** TASK REQUIREMENTS **
Pick every line out of the entries below that holds the string "carousel", and report them.

===== TASK MATERIAL

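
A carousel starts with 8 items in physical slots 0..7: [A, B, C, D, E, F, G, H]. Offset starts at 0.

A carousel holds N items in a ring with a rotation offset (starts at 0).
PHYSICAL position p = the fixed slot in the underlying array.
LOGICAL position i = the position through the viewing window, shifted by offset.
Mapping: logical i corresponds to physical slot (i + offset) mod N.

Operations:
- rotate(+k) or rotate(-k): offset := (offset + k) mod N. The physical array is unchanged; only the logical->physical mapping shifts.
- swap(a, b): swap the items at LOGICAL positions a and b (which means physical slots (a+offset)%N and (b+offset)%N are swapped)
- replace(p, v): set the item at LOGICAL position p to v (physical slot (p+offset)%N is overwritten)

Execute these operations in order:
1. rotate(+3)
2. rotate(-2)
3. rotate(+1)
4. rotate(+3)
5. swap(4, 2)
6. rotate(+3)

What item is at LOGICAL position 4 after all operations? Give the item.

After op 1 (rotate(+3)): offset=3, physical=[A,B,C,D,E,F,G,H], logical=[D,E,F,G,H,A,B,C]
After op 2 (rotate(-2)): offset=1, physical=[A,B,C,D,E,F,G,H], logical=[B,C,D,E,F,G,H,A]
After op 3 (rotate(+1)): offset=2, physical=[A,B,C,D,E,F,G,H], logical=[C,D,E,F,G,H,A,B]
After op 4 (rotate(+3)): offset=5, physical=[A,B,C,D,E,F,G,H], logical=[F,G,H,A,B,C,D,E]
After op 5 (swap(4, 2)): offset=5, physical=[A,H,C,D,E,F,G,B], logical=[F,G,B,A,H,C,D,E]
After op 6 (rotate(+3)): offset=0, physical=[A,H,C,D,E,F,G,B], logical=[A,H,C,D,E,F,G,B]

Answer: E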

==========
===== TASK MATERIAL

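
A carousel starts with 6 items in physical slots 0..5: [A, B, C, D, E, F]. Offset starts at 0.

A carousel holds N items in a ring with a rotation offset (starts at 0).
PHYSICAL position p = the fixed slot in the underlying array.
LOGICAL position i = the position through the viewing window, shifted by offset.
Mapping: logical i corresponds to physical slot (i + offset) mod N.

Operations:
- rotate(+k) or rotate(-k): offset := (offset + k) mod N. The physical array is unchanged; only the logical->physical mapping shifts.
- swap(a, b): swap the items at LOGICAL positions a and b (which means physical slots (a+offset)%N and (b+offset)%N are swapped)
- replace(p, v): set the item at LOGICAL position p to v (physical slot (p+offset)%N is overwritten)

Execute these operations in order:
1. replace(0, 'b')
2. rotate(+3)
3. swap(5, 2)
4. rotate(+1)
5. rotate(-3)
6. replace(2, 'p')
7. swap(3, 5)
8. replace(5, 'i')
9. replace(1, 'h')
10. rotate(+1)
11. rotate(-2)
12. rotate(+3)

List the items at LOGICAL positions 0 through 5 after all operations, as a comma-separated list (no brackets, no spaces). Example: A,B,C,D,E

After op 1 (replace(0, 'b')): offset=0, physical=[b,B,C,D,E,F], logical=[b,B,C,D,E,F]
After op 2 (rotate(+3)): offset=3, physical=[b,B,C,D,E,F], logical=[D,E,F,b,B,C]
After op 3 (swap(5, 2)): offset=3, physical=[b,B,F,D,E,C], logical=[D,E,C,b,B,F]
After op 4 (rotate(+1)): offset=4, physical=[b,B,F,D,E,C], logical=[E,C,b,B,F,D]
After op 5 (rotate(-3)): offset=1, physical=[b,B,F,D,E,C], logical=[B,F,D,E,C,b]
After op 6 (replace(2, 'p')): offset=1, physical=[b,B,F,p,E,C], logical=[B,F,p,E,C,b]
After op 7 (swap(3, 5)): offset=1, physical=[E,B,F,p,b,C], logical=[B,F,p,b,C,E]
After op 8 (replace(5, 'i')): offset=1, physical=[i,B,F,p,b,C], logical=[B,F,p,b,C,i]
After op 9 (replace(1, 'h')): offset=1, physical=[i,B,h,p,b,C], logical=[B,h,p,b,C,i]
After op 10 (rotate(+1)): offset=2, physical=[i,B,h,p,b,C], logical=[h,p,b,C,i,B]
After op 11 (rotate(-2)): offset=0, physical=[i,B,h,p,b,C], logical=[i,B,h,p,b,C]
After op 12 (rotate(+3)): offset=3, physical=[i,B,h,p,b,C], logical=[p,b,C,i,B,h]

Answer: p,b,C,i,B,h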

==========

** TASK RESPONSE **
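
A carousel starts with 8 items in physical slots 0..7: [A, B, C, D, E, F, G, H]. Offset starts at 0.
A carousel holds N items in a ring with a rotation offset (starts at 0).
A carousel starts with 6 items in physical slots 0..5: [A, B, C, D, E, F]. Offset starts at 0.
A carousel holds N items in a ring with a rotation offset (starts at 0).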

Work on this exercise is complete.